(PROBLEM TO WORK ON):
Beginning with the first line and ending with the one containing "The signals may", copy the lines of the listing below exactly; omit everything else.

#### EXTRACTED DATA ####

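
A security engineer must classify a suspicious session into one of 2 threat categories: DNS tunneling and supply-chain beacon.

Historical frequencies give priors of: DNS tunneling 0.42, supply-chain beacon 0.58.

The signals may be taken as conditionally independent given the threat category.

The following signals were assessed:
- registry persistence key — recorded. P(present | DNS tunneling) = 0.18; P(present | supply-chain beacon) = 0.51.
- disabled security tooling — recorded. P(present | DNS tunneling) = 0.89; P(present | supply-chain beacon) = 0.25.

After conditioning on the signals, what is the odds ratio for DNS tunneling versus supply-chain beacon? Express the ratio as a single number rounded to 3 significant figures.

0.910

The normalizing constant cancels in an odds ratio, so compute prior × likelihood for the two hypotheses only:
  DNS tunneling: 0.42 × 0.18 × 0.89 = 0.067284
  supply-chain beacon: 0.58 × 0.51 × 0.25 = 0.07395
Odds(DNS tunneling : supply-chain beacon) = 0.067284 / 0.07395 ≈ 0.910.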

####

(YOUR SOLUTION):
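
A security engineer must classify a suspicious session into one of 2 threat categories: DNS tunneling and supply-chain beacon.

Historical frequencies give priors of: DNS tunneling 0.42, supply-chain beacon 0.58.

The signals may be taken as conditionally independent given the threat category.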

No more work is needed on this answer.